⟨

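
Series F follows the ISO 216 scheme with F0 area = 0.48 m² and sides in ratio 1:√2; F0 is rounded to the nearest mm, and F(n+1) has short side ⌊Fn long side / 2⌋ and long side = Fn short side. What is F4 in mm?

Let F0's short side be w mm. w · w√2 = 0.48 m² = 480,000 mm², so w ≈ 582.6 mm and w√2 ≈ 823.9 mm → F0 = 583 × 824 mm.
F1: ⌊824/2⌋ × 583 = 412 × 583 mm
F2: ⌊583/2⌋ × 412 = 291 × 412 mm
F3: ⌊412/2⌋ × 291 = 206 × 291 mm
F4: ⌊291/2⌋ × 206 = 145 × 206 mm

145 × 206 mm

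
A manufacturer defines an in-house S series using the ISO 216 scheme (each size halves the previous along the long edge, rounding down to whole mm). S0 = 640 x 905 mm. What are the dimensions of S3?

226 × 320 mm

S1 = 452 × 640 mm (from S0 by 1 halving).
S2: ⌊640/2⌋ × 452 = 320 × 452 mm
S3: ⌊452/2⌋ × 320 = 226 × 320 mm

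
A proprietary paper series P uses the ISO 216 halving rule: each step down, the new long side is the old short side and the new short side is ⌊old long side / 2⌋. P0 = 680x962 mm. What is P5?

P1 = 481 × 680 mm (from P0 by 1 halving).
P2: ⌊680/2⌋ × 481 = 340 × 481 mm
P3: ⌊481/2⌋ × 340 = 240 × 340 mm
P4: ⌊340/2⌋ × 240 = 170 × 240 mm
P5: ⌊240/2⌋ × 170 = 120 × 170 mm

120 × 170 mm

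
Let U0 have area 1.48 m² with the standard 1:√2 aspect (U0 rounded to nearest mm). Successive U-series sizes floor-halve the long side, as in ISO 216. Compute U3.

Let U0's short side be w mm. w · w√2 = 1.48 m² = 1,480,000 mm², so w ≈ 1023.0 mm and w√2 ≈ 1446.7 mm → U0 = 1023 × 1447 mm.
U1: ⌊1447/2⌋ × 1023 = 723 × 1023 mm
U2: ⌊1023/2⌋ × 723 = 511 × 723 mm
U3: ⌊723/2⌋ × 511 = 361 × 511 mm

361 × 511 mm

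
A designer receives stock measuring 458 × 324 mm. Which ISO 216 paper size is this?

C3 (324 × 458 mm)

Aspect ratio 458/324 ≈ 1.414 — close to the ISO √2 ≈ 1.414.
In the C-series (envelope sizes, between A and B): C3 = 324 × 458 mm.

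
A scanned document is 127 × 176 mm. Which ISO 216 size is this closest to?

Aspect ratio 176/127 ≈ 1.386 (ISO target is √2 ≈ 1.414).
In the B-series (B0 = 1000 × 1414 mm): B6 = 125 × 176 mm.
Off by 2 mm total — nearest standard size.

B6 (125 × 176 mm)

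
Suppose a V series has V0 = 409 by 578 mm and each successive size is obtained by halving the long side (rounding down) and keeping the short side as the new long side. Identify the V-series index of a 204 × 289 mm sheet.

V0: 409 × 578 mm
V1: 289 × 409 mm
V2: 204 × 289 mm
V3: 144 × 204 mm
→ matches V2.

V2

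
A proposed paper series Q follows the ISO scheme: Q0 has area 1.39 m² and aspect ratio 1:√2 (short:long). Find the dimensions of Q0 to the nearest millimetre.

991 × 1402 mm

Let the short side be w mm. Then w · w√2 = 1.39 m² = 1,390,000 mm².
w² = 1,390,000/√2, so w ≈ 991.4 mm; long side = w√2 ≈ 1402.1 mm.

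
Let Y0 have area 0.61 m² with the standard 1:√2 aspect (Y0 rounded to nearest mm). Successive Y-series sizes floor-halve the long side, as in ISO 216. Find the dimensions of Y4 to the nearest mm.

Let Y0's short side be w mm. w · w√2 = 0.61 m² = 610,000 mm², so w ≈ 656.8 mm and w√2 ≈ 928.8 mm → Y0 = 657 × 929 mm.
Y1: ⌊929/2⌋ × 657 = 464 × 657 mm
Y2: ⌊657/2⌋ × 464 = 328 × 464 mm
Y3: ⌊464/2⌋ × 328 = 232 × 328 mm
Y4: ⌊328/2⌋ × 232 = 164 × 232 mm

164 × 232 mm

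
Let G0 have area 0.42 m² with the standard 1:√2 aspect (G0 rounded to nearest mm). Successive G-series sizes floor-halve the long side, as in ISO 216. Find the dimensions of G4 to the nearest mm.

Let G0's short side be w mm. w · w√2 = 0.42 m² = 420,000 mm², so w ≈ 545.0 mm and w√2 ≈ 770.7 mm → G0 = 545 × 771 mm.
G1: ⌊771/2⌋ × 545 = 385 × 545 mm
G2: ⌊545/2⌋ × 385 = 272 × 385 mm
G3: ⌊385/2⌋ × 272 = 192 × 272 mm
G4: ⌊272/2⌋ × 192 = 136 × 192 mm

136 × 192 mm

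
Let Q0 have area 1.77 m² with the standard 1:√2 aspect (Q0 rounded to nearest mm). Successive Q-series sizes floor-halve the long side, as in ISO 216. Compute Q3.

395 × 559 mm

Let Q0's short side be w mm. w · w√2 = 1.77 m² = 1,770,000 mm², so w ≈ 1118.7 mm and w√2 ≈ 1582.1 mm → Q0 = 1119 × 1582 mm.
Q1: ⌊1582/2⌋ × 1119 = 791 × 1119 mm
Q2: ⌊1119/2⌋ × 791 = 559 × 791 mm
Q3: ⌊791/2⌋ × 559 = 395 × 559 mm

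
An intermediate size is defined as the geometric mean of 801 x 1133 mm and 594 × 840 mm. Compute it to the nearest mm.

Short side: √(801 · 594) = √475794 ≈ 689.8 → 690 mm
Long side: √(1133 · 840) = √951720 ≈ 975.6 → 976 mm

690 × 976 mm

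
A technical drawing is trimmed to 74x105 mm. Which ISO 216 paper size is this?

Aspect ratio 105/74 ≈ 1.419 — close to the ISO √2 ≈ 1.414.
In the A-series (A0 area = 1 m²): A7 = 74 × 105 mm.

A7 (74 × 105 mm)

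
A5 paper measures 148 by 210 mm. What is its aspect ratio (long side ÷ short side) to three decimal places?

1.419

210 / 148 = 1.419
ISO 216 targets √2 ≈ 1.414; the +0.005 deviation is from mm rounding.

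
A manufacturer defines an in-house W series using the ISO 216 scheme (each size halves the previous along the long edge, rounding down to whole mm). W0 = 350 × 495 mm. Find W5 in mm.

61 × 87 mm

W1: ⌊495/2⌋ × 350 = 247 × 350 mm
W2: ⌊350/2⌋ × 247 = 175 × 247 mm
W3: ⌊247/2⌋ × 175 = 123 × 175 mm
W4: ⌊175/2⌋ × 123 = 87 × 123 mm
W5: ⌊123/2⌋ × 87 = 61 × 87 mm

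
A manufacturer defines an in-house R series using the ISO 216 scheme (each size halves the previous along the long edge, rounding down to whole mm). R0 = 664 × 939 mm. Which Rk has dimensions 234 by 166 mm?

R4

R0: 664 × 939 mm
R1: 469 × 664 mm
R2: 332 × 469 mm
R3: 234 × 332 mm
R4: 166 × 234 mm
R5: 117 × 166 mm
→ matches R4.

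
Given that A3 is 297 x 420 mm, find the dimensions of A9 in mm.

A4: ⌊420/2⌋ × 297 = 210 × 297 mm
A5: ⌊297/2⌋ × 210 = 148 × 210 mm
A6: ⌊210/2⌋ × 148 = 105 × 148 mm
A7: ⌊148/2⌋ × 105 = 74 × 105 mm
A8: ⌊105/2⌋ × 74 = 52 × 74 mm
A9: ⌊74/2⌋ × 52 = 37 × 52 mm

37 × 52 mm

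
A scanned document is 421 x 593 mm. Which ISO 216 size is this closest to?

Aspect ratio 593/421 ≈ 1.409 — close to the ISO √2 ≈ 1.414.
In the A-series (A0 area = 1 m²): A2 = 420 × 594 mm.
Off by 2 mm total — nearest standard size.

A2 (420 × 594 mm)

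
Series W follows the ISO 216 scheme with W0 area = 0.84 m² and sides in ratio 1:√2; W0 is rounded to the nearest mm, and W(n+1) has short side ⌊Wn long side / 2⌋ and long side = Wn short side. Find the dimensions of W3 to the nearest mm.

Let W0's short side be w mm. w · w√2 = 0.84 m² = 840,000 mm², so w ≈ 770.7 mm and w√2 ≈ 1089.9 mm → W0 = 771 × 1090 mm.
W1: ⌊1090/2⌋ × 771 = 545 × 771 mm
W2: ⌊771/2⌋ × 545 = 385 × 545 mm
W3: ⌊545/2⌋ × 385 = 272 × 385 mm

272 × 385 mm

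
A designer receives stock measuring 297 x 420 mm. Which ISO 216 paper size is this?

A3 (297 × 420 mm)

Aspect ratio 420/297 ≈ 1.414 — close to the ISO √2 ≈ 1.414.
In the A-series (A0 area = 1 m²): A3 = 297 × 420 mm.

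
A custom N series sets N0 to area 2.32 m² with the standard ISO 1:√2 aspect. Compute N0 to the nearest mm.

Let the short side be w mm. Then w · w√2 = 2.32 m² = 2,320,000 mm².
w² = 2,320,000/√2, so w ≈ 1280.8 mm; long side = w√2 ≈ 1811.3 mm.

1281 × 1811 mm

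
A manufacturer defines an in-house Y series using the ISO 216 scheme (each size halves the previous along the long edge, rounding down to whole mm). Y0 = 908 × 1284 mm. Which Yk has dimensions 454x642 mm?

Y0: 908 × 1284 mm
Y1: 642 × 908 mm
Y2: 454 × 642 mm
Y3: 321 × 454 mm
→ matches Y2.

Y2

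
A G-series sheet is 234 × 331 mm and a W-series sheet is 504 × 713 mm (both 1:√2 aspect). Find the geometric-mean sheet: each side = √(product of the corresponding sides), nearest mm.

Short side: √(234 · 504) = √117936 ≈ 343.4 → 343 mm
Long side: √(331 · 713) = √236003 ≈ 485.8 → 486 mm

343 × 486 mm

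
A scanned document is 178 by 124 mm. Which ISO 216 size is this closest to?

Aspect ratio 178/124 ≈ 1.435 (ISO target is √2 ≈ 1.414).
In the B-series (B0 = 1000 × 1414 mm): B6 = 125 × 176 mm.
Off by 3 mm total — nearest standard size.

B6 (125 × 176 mm)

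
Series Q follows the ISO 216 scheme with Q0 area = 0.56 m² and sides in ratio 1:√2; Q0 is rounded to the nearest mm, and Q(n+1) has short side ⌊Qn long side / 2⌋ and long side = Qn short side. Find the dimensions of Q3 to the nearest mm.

222 × 314 mm

Let Q0's short side be w mm. w · w√2 = 0.56 m² = 560,000 mm², so w ≈ 629.3 mm and w√2 ≈ 889.9 mm → Q0 = 629 × 890 mm.
Q1: ⌊890/2⌋ × 629 = 445 × 629 mm
Q2: ⌊629/2⌋ × 445 = 314 × 445 mm
Q3: ⌊445/2⌋ × 314 = 222 × 314 mm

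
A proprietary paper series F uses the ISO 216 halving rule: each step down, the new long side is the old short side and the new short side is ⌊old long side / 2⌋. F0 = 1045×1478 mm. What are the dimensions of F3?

F1: ⌊1478/2⌋ × 1045 = 739 × 1045 mm
F2: ⌊1045/2⌋ × 739 = 522 × 739 mm
F3: ⌊739/2⌋ × 522 = 369 × 522 mm

369 × 522 mm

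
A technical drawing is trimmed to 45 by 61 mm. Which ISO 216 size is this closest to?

B9 (44 × 62 mm)

Aspect ratio 61/45 ≈ 1.356 (ISO target is √2 ≈ 1.414).
In the B-series (B0 = 1000 × 1414 mm): B9 = 44 × 62 mm.
Off by 2 mm total — nearest standard size.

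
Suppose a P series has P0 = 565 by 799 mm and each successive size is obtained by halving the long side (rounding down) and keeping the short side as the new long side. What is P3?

199 × 282 mm

P1: ⌊799/2⌋ × 565 = 399 × 565 mm
P2: ⌊565/2⌋ × 399 = 282 × 399 mm
P3: ⌊399/2⌋ × 282 = 199 × 282 mm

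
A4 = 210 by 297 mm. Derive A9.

37 × 52 mm

A5: ⌊297/2⌋ × 210 = 148 × 210 mm
A6: ⌊210/2⌋ × 148 = 105 × 148 mm
A7: ⌊148/2⌋ × 105 = 74 × 105 mm
A8: ⌊105/2⌋ × 74 = 52 × 74 mm
A9: ⌊74/2⌋ × 52 = 37 × 52 mm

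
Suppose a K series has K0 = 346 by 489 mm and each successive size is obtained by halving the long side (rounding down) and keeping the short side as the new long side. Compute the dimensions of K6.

43 × 61 mm

K1: ⌊489/2⌋ × 346 = 244 × 346 mm
K2: ⌊346/2⌋ × 244 = 173 × 244 mm
K3: ⌊244/2⌋ × 173 = 122 × 173 mm
K4: ⌊173/2⌋ × 122 = 86 × 122 mm
K5: ⌊122/2⌋ × 86 = 61 × 86 mm
K6: ⌊86/2⌋ × 61 = 43 × 61 mm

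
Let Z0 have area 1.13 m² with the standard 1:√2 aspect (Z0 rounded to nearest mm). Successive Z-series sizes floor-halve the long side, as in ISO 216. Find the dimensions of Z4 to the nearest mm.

Let Z0's short side be w mm. w · w√2 = 1.13 m² = 1,130,000 mm², so w ≈ 893.9 mm and w√2 ≈ 1264.1 mm → Z0 = 894 × 1264 mm.
Z1: ⌊1264/2⌋ × 894 = 632 × 894 mm
Z2: ⌊894/2⌋ × 632 = 447 × 632 mm
Z3: ⌊632/2⌋ × 447 = 316 × 447 mm
Z4: ⌊447/2⌋ × 316 = 223 × 316 mm

223 × 316 mm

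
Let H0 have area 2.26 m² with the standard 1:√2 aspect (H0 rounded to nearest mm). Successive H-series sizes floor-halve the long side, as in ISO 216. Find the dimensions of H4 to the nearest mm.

316 × 447 mm

Let H0's short side be w mm. w · w√2 = 2.26 m² = 2,260,000 mm², so w ≈ 1264.1 mm and w√2 ≈ 1787.8 mm → H0 = 1264 × 1788 mm.
H1: ⌊1788/2⌋ × 1264 = 894 × 1264 mm
H2: ⌊1264/2⌋ × 894 = 632 × 894 mm
H3: ⌊894/2⌋ × 632 = 447 × 632 mm
H4: ⌊632/2⌋ × 447 = 316 × 447 mm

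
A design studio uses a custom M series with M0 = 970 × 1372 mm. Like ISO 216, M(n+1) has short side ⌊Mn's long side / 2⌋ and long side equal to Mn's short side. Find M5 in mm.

M1: ⌊1372/2⌋ × 970 = 686 × 970 mm
M2: ⌊970/2⌋ × 686 = 485 × 686 mm
M3: ⌊686/2⌋ × 485 = 343 × 485 mm
M4: ⌊485/2⌋ × 343 = 242 × 343 mm
M5: ⌊343/2⌋ × 242 = 171 × 242 mm

171 × 242 mm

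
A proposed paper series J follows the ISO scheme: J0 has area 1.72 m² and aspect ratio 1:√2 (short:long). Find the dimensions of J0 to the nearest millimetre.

1103 × 1560 mm

Let the short side be w mm. Then w · w√2 = 1.72 m² = 1,720,000 mm².
w² = 1,720,000/√2, so w ≈ 1102.8 mm; long side = w√2 ≈ 1559.6 mm.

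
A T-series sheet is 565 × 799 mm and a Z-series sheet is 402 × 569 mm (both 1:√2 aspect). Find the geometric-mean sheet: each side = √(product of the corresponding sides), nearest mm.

477 × 674 mm

Short side: √(565 · 402) = √227130 ≈ 476.6 → 477 mm
Long side: √(799 · 569) = √454631 ≈ 674.3 → 674 mm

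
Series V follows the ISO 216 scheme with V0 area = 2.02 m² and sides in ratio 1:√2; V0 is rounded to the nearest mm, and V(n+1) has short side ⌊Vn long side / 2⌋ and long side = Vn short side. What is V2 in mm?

597 × 845 mm

Let V0's short side be w mm. w · w√2 = 2.02 m² = 2,020,000 mm², so w ≈ 1195.1 mm and w√2 ≈ 1690.2 mm → V0 = 1195 × 1690 mm.
V1: ⌊1690/2⌋ × 1195 = 845 × 1195 mm
V2: ⌊1195/2⌋ × 845 = 597 × 845 mm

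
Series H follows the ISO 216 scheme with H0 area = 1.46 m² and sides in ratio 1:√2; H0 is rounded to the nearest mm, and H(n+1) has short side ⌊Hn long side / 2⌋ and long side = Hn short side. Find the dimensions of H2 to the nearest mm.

Let H0's short side be w mm. w · w√2 = 1.46 m² = 1,460,000 mm², so w ≈ 1016.1 mm and w√2 ≈ 1436.9 mm → H0 = 1016 × 1437 mm.
H1: ⌊1437/2⌋ × 1016 = 718 × 1016 mm
H2: ⌊1016/2⌋ × 718 = 508 × 718 mm

508 × 718 mm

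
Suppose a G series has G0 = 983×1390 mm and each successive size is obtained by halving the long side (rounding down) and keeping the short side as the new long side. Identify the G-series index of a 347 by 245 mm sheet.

G0: 983 × 1390 mm
G1: 695 × 983 mm
G2: 491 × 695 mm
G3: 347 × 491 mm
G4: 245 × 347 mm
G5: 173 × 245 mm
→ matches G4.

G4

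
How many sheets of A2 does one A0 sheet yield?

4

A0 = 841 × 1189 mm; A2 = 420 × 594 mm.
Each halving step doubles the count; 2 steps from A0 to A2.
2^2 = 4.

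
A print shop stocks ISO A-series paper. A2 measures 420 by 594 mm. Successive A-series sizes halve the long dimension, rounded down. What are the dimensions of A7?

A3: ⌊594/2⌋ × 420 = 297 × 420 mm
A4: ⌊420/2⌋ × 297 = 210 × 297 mm
A5: ⌊297/2⌋ × 210 = 148 × 210 mm
A6: ⌊210/2⌋ × 148 = 105 × 148 mm
A7: ⌊148/2⌋ × 105 = 74 × 105 mm

74 × 105 mm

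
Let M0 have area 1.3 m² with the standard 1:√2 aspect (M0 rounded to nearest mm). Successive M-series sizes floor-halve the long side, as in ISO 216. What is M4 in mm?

239 × 339 mm

Let M0's short side be w mm. w · w√2 = 1.3 m² = 1,300,000 mm², so w ≈ 958.8 mm and w√2 ≈ 1355.9 mm → M0 = 959 × 1356 mm.
M1: ⌊1356/2⌋ × 959 = 678 × 959 mm
M2: ⌊959/2⌋ × 678 = 479 × 678 mm
M3: ⌊678/2⌋ × 479 = 339 × 479 mm
M4: ⌊479/2⌋ × 339 = 239 × 339 mm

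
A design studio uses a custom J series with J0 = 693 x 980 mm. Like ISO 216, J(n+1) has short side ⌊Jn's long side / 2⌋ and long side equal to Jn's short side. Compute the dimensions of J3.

J1: ⌊980/2⌋ × 693 = 490 × 693 mm
J2: ⌊693/2⌋ × 490 = 346 × 490 mm
J3: ⌊490/2⌋ × 346 = 245 × 346 mm

245 × 346 mm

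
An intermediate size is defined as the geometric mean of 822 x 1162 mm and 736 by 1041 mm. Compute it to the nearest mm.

778 × 1100 mm

Short side: √(822 · 736) = √604992 ≈ 777.8 → 778 mm
Long side: √(1162 · 1041) = √1209642 ≈ 1099.8 → 1100 mm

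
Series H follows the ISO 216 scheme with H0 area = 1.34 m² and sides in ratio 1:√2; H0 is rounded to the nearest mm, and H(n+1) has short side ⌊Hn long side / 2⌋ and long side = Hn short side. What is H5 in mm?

172 × 243 mm

Let H0's short side be w mm. w · w√2 = 1.34 m² = 1,340,000 mm², so w ≈ 973.4 mm and w√2 ≈ 1376.6 mm → H0 = 973 × 1377 mm.
H1: ⌊1377/2⌋ × 973 = 688 × 973 mm
H2: ⌊973/2⌋ × 688 = 486 × 688 mm
H3: ⌊688/2⌋ × 486 = 344 × 486 mm
H4: ⌊486/2⌋ × 344 = 243 × 344 mm
H5: ⌊344/2⌋ × 243 = 172 × 243 mm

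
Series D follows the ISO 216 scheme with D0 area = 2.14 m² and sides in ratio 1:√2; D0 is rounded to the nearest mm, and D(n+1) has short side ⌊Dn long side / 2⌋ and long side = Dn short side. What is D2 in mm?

Let D0's short side be w mm. w · w√2 = 2.14 m² = 2,140,000 mm², so w ≈ 1230.1 mm and w√2 ≈ 1739.7 mm → D0 = 1230 × 1740 mm.
D1: ⌊1740/2⌋ × 1230 = 870 × 1230 mm
D2: ⌊1230/2⌋ × 870 = 615 × 870 mm

615 × 870 mm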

⟩

What you will do:
Copy out the line holding "is H5 in mm?" along with all lines after it through the end of the entries, exactly and only these.

Your response:
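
Series H follows the ISO 216 scheme with H0 area = 1.34 m² and sides in ratio 1:√2; H0 is rounded to the nearest mm, and H(n+1) has short side ⌊Hn long side / 2⌋ and long side = Hn short side. What is H5 in mm?

172 × 243 mm

Let H0's short side be w mm. w · w√2 = 1.34 m² = 1,340,000 mm², so w ≈ 973.4 mm and w√2 ≈ 1376.6 mm → H0 = 973 × 1377 mm.
H1: ⌊1377/2⌋ × 973 = 688 × 973 mm
H2: ⌊973/2⌋ × 688 = 486 × 688 mm
H3: ⌊688/2⌋ × 486 = 344 × 486 mm
H4: ⌊486/2⌋ × 344 = 243 × 344 mm
H5: ⌊344/2⌋ × 243 = 172 × 243 mm

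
Series D follows the ISO 216 scheme with D0 area = 2.14 m² and sides in ratio 1:√2; D0 is rounded to the nearest mm, and D(n+1) has short side ⌊Dn long side / 2⌋ and long side = Dn short side. What is D2 in mm?

Let D0's short side be w mm. w · w√2 = 2.14 m² = 2,140,000 mm², so w ≈ 1230.1 mm and w√2 ≈ 1739.7 mm → D0 = 1230 × 1740 mm.
D1: ⌊1740/2⌋ × 1230 = 870 × 1230 mm
D2: ⌊1230/2⌋ × 870 = 615 × 870 mm

615 × 870 mm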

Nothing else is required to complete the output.